Items listed in a dataset
-*-

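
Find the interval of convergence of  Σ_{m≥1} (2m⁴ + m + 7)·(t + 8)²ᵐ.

The ratio of consecutive coefficients is (2(m+1)⁴ + (m+1) + 7)/(2m⁴ + m + 7) → 1.
Successive powers of (t + 8) differ by 2, so the series converges when |t + 8|² · 1 < 1, i.e. |t + 8| < √(1) = 1. So R = 1.
When t = -7, the m-th term does not approach 0; divergence by the term test.
At t = -9: the m-th term does not approach 0; divergence by the term test.

(-9, -7)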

-*-

Task directions » The reply should contain all of the entries exactly as shown above.

The answer »
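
Find the interval of convergence of  Σ_{m≥1} (2m⁴ + m + 7)·(t + 8)²ᵐ.

The ratio of consecutive coefficients is (2(m+1)⁴ + (m+1) + 7)/(2m⁴ + m + 7) → 1.
Successive powers of (t + 8) differ by 2, so the series converges when |t + 8|² · 1 < 1, i.e. |t + 8| < √(1) = 1. So R = 1.
When t = -7, the m-th term does not approach 0; divergence by the term test.
At t = -9: the m-th term does not approach 0; divergence by the term test.

(-9, -7)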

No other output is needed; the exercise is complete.